- Opening Delimiter -
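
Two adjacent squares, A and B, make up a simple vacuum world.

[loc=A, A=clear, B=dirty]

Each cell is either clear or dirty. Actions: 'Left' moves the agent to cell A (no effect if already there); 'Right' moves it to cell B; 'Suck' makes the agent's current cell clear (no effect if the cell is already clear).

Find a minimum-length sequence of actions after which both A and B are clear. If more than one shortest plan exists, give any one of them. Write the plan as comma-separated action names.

Right, Suck

Right (#1): (B; A:clear, B:dirty)
Suck (#2): (B; A:clear, B:clear)
min 2: go B then Suck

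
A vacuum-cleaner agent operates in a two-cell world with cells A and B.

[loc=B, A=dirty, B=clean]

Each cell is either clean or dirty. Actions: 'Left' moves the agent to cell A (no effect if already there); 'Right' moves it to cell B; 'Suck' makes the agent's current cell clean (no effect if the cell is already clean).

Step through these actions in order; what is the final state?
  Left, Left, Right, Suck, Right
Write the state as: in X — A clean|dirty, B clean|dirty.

in B — A dirty, B clean

t=1 Left ⇒ in A — A dirty, B clean
t=2 Left ⇒ in A — A dirty, B clean
t=3 Right ⇒ in B — A dirty, B clean
t=4 Suck ⇒ in B — A dirty, B clean
t=5 Right ⇒ in B — A dirty, B clean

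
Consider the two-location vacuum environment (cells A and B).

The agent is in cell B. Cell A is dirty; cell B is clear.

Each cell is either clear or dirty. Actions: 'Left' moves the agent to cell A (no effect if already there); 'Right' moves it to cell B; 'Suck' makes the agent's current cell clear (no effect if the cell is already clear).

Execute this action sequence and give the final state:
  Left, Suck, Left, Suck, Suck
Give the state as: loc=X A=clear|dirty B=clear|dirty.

Left (#1): loc=A A=dirty B=clear
Suck (#2): loc=A A=clear B=clear
Left (#3): loc=A A=clear B=clear
Suck (#4): loc=A A=clear B=clear
Suck (#5): loc=A A=clear B=clear

loc=A A=clear B=clear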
- Closing Delimiter -
__What to produce__
In the material above, tally each line where "world" appears, and respond with only the tally.

__Worked solution__
2